Start of RECORDS FOR THIS EXERCISE

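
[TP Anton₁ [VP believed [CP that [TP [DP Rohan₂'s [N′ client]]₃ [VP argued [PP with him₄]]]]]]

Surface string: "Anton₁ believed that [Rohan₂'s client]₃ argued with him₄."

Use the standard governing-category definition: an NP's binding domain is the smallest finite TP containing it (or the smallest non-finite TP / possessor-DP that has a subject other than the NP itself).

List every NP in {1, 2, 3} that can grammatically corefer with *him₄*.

*him* is a pronoun, so Principle B applies: it must be free in its binding domain.
Binding domain of *him₄*: the embedded TP, whose subject is [Rohan₂'s client]₃.
*Anton₁* c-commands the pronoun but from outside its binding domain, and is not c-commanded by it → coindexation permitted.
*Rohan₂* and the pronoun do not c-command one another → neither Principle B nor Principle C is at stake; coindexation permitted.
*[Rohan₂'s client]₃* c-commands the pronoun within its binding domain → coindexation would violate Principle B.

{1, 2}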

End of RECORDS FOR THIS EXERCISE

TASK DIRECTIONS
Tally the lines in the records that hold the word "argued", and state only the resulting number.

SOLUTION BELOW
2